*Work to be completed*. Copy each line of the material beneath that holds the word "Answer".

___ Material provided

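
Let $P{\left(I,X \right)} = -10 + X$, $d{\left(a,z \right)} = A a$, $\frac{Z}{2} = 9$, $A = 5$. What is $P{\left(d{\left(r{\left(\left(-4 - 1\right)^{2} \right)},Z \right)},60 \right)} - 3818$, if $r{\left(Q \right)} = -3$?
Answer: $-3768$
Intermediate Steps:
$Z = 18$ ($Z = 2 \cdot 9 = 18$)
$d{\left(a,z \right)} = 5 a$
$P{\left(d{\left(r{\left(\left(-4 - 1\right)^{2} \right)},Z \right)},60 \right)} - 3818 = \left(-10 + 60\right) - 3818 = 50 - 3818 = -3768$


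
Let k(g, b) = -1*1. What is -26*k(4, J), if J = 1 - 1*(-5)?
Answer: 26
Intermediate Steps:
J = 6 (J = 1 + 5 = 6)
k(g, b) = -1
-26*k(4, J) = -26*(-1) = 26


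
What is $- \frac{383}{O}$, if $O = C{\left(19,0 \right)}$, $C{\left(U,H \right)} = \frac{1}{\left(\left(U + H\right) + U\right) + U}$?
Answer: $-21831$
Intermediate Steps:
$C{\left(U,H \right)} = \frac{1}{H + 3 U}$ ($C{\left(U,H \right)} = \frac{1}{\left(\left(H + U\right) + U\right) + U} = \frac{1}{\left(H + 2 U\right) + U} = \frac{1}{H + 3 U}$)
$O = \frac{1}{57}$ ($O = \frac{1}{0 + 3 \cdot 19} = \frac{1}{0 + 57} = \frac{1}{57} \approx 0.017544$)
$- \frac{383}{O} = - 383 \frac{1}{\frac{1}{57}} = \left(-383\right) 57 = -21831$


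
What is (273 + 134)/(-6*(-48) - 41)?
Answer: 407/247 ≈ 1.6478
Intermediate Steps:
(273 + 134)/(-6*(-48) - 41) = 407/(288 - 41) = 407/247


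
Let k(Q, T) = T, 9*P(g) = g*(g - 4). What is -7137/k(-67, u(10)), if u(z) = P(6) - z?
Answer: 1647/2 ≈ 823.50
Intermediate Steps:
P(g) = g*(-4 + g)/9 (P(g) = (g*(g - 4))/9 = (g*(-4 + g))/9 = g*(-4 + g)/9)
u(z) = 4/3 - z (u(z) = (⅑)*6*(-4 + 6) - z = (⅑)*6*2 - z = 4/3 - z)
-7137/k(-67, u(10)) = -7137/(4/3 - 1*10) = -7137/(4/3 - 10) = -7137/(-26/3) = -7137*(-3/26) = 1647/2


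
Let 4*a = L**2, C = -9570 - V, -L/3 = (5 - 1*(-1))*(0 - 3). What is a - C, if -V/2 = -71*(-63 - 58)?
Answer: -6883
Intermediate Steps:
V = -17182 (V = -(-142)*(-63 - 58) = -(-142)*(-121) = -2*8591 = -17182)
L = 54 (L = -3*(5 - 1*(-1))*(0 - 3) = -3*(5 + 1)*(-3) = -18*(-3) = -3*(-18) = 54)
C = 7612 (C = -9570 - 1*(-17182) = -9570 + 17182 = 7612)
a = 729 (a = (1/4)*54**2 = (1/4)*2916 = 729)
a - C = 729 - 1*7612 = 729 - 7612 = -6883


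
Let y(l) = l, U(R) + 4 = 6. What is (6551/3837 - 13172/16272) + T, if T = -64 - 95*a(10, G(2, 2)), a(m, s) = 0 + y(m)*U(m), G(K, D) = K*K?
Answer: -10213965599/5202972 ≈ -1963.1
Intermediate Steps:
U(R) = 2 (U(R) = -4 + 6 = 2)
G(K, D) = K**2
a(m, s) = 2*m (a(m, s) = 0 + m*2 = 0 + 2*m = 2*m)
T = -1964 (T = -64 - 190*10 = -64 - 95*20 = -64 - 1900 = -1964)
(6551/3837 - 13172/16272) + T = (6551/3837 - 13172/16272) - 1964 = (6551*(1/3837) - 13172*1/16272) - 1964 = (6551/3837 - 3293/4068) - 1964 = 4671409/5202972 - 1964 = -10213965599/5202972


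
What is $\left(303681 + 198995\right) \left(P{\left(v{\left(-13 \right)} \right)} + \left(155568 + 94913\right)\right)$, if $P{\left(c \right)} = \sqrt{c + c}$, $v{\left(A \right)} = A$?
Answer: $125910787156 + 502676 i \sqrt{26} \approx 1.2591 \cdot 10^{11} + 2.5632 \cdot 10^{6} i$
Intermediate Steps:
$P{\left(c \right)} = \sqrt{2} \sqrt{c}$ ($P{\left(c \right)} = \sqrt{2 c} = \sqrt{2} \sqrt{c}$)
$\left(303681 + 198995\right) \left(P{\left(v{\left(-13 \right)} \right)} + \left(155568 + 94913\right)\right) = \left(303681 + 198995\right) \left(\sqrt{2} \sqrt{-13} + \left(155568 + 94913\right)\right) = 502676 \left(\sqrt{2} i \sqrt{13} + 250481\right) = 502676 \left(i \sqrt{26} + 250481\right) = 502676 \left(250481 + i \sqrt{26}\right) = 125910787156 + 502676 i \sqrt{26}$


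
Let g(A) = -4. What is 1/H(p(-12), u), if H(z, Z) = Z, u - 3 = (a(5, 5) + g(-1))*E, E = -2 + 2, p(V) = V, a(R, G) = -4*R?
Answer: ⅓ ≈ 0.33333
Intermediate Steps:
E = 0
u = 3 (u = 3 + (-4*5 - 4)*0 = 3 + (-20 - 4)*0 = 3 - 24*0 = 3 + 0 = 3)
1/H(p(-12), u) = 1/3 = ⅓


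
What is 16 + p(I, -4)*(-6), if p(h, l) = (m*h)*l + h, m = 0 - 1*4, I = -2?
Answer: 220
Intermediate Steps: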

______

*Response to this exercise*.
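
Answer: $-3768$
Answer: 26
Answer: $-21831$
Answer: 407/247 ≈ 1.6478
Answer: 1647/2 ≈ 823.50
Answer: -6883
Answer: -10213965599/5202972 ≈ -1963.1
Answer: $125910787156 + 502676 i \sqrt{26} \approx 1.2591 \cdot 10^{11} + 2.5632 \cdot 10^{6} i$
Answer: ⅓ ≈ 0.33333
Answer: 220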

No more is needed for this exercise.